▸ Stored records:
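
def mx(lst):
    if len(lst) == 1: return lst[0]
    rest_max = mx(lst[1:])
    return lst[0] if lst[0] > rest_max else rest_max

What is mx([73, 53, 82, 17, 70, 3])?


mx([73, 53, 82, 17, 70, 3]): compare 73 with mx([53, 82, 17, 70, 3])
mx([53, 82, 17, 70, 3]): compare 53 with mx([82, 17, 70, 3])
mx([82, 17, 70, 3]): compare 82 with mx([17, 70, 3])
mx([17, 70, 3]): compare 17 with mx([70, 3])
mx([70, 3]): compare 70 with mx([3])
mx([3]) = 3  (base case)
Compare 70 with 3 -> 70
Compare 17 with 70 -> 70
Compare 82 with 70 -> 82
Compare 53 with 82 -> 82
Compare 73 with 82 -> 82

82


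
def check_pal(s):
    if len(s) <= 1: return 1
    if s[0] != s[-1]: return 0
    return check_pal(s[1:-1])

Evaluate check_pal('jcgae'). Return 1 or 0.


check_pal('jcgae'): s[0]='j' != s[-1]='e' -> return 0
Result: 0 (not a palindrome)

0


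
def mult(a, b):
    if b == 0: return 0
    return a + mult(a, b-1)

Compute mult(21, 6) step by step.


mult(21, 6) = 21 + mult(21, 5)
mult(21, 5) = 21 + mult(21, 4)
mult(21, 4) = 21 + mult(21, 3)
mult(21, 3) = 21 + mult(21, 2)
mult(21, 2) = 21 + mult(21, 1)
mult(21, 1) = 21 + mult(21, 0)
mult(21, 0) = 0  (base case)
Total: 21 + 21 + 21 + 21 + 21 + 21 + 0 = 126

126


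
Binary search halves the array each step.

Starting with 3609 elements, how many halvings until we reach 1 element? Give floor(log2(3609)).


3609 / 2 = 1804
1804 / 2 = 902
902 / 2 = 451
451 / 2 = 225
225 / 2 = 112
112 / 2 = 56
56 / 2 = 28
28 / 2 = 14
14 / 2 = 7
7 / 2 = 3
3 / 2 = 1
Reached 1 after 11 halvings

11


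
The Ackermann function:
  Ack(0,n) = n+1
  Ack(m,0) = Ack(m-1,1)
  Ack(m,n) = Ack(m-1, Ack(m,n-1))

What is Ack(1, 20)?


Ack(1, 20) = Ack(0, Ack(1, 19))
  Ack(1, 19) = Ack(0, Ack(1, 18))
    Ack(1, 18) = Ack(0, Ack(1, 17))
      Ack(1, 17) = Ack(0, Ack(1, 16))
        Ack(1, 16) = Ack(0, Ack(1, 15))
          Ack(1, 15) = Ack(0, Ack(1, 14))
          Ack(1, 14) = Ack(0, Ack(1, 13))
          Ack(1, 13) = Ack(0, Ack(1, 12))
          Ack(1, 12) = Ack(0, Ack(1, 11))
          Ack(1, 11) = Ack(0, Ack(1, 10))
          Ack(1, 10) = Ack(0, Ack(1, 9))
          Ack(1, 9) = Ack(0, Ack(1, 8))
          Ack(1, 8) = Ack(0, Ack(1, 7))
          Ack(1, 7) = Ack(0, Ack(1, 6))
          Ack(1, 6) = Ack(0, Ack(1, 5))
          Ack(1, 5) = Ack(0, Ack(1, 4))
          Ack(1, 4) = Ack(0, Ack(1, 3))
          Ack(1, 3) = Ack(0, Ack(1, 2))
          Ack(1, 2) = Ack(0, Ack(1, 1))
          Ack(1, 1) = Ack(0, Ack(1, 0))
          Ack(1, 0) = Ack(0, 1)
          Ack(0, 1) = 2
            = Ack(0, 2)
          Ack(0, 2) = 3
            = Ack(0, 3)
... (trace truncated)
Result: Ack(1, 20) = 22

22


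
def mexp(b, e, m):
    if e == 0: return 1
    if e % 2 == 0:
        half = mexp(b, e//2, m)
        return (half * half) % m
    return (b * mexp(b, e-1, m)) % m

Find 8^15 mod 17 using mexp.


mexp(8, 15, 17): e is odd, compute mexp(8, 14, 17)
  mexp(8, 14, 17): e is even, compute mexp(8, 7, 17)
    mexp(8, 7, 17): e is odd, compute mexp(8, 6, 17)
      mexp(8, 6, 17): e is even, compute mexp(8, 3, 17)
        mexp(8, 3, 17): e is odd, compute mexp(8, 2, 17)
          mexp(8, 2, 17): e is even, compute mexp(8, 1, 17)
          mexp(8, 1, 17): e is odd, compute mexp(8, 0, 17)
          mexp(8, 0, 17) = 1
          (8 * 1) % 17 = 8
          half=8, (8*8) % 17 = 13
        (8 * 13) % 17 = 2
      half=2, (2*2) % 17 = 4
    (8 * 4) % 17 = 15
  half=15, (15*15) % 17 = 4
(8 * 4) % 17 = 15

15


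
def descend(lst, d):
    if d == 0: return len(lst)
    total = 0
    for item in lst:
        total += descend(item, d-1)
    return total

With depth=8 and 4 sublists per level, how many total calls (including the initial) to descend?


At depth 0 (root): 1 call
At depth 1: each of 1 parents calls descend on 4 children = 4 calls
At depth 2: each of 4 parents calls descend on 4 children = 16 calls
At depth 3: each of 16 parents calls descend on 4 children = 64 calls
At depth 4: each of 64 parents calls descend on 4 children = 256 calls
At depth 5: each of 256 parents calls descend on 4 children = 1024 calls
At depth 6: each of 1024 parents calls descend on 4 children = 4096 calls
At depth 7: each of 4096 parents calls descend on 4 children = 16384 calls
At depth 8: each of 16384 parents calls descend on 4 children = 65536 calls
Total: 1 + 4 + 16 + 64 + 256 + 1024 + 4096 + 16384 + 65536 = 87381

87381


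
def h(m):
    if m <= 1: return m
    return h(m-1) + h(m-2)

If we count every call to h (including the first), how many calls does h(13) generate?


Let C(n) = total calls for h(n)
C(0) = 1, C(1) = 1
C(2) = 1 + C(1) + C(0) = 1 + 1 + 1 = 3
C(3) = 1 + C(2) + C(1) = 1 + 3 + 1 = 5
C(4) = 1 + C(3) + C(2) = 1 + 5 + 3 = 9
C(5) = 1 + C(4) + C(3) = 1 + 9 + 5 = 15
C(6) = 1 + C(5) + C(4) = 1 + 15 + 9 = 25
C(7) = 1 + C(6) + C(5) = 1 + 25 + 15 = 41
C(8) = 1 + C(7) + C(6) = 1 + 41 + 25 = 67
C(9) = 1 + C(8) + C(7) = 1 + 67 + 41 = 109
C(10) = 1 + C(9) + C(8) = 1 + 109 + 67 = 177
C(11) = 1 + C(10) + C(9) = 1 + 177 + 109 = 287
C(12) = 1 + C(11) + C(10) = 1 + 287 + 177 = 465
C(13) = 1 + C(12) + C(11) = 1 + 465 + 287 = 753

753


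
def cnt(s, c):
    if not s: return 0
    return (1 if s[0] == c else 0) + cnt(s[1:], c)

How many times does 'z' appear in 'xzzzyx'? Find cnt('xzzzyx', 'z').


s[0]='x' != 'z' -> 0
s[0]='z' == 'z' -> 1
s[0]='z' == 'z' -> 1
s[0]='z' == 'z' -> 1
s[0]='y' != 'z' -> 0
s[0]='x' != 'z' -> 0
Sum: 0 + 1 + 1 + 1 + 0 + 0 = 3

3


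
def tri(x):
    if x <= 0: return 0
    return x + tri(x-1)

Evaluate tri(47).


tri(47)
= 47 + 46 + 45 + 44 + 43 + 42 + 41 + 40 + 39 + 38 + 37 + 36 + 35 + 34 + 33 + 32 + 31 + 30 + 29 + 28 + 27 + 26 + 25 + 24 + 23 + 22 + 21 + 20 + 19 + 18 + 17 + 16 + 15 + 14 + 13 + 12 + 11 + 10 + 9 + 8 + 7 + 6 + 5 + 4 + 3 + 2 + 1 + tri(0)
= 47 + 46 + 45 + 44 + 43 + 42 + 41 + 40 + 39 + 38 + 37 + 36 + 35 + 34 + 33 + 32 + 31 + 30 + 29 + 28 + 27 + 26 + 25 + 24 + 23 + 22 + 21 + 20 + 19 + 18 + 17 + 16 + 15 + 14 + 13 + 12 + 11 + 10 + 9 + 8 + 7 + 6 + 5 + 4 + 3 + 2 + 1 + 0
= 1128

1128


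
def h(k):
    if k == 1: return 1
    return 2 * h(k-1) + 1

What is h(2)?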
==
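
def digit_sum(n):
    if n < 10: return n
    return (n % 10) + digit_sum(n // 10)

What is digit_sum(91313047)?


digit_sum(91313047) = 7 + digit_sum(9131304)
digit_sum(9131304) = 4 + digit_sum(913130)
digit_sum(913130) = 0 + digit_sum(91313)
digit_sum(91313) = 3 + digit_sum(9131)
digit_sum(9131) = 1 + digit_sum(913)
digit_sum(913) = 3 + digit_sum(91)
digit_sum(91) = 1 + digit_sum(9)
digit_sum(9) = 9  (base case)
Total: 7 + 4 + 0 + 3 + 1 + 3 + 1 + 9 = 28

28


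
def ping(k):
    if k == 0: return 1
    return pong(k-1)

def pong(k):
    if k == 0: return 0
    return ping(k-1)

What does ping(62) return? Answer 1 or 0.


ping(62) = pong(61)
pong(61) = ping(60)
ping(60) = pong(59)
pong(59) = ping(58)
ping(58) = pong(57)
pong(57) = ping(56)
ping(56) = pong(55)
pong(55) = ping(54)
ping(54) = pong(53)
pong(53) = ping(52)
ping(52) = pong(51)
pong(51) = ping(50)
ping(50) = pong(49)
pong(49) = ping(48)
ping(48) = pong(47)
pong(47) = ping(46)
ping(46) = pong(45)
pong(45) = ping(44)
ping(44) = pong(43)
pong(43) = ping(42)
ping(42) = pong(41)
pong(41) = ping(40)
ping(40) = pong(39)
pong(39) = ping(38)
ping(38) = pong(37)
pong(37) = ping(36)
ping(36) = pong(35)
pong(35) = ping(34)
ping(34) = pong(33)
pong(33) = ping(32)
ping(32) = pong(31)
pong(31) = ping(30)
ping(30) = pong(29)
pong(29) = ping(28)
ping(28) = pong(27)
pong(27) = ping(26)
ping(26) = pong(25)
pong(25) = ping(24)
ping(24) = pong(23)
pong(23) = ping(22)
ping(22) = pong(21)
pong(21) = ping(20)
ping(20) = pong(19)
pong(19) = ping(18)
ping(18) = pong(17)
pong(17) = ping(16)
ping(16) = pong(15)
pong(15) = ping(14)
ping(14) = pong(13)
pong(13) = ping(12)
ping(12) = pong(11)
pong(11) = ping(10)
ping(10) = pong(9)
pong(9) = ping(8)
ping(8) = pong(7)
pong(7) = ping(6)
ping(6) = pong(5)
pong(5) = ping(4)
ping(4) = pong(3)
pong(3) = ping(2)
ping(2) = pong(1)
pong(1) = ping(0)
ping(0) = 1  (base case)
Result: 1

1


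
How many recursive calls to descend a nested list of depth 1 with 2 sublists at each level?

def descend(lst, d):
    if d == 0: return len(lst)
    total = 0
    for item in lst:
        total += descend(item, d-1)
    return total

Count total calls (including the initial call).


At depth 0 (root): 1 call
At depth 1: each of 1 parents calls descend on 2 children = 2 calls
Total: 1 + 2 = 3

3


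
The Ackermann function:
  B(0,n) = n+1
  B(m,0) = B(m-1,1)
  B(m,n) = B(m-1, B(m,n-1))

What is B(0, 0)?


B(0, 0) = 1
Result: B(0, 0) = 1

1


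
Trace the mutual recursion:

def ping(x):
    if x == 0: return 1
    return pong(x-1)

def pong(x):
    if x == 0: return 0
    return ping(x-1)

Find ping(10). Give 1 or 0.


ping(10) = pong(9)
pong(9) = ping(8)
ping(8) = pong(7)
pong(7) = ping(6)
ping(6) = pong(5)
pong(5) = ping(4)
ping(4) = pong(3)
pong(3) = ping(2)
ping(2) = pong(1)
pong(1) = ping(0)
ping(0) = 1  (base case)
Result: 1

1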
* * *
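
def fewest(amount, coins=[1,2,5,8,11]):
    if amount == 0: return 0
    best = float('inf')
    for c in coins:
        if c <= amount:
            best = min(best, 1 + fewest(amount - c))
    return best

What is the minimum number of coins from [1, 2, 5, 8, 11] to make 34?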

▸ What needs to be done: Please give an exact copy of the lines above, beginning with the line containing "if x <= 0: return 0" and running through the line containing "What is h(2)?", and of no other lines.

▸ Output for this task:
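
    if x <= 0: return 0
    return x + tri(x-1)

Evaluate tri(47).


tri(47)
= 47 + 46 + 45 + 44 + 43 + 42 + 41 + 40 + 39 + 38 + 37 + 36 + 35 + 34 + 33 + 32 + 31 + 30 + 29 + 28 + 27 + 26 + 25 + 24 + 23 + 22 + 21 + 20 + 19 + 18 + 17 + 16 + 15 + 14 + 13 + 12 + 11 + 10 + 9 + 8 + 7 + 6 + 5 + 4 + 3 + 2 + 1 + tri(0)
= 47 + 46 + 45 + 44 + 43 + 42 + 41 + 40 + 39 + 38 + 37 + 36 + 35 + 34 + 33 + 32 + 31 + 30 + 29 + 28 + 27 + 26 + 25 + 24 + 23 + 22 + 21 + 20 + 19 + 18 + 17 + 16 + 15 + 14 + 13 + 12 + 11 + 10 + 9 + 8 + 7 + 6 + 5 + 4 + 3 + 2 + 1 + 0
= 1128

1128


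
def h(k):
    if k == 1: return 1
    return 2 * h(k-1) + 1

What is h(2)?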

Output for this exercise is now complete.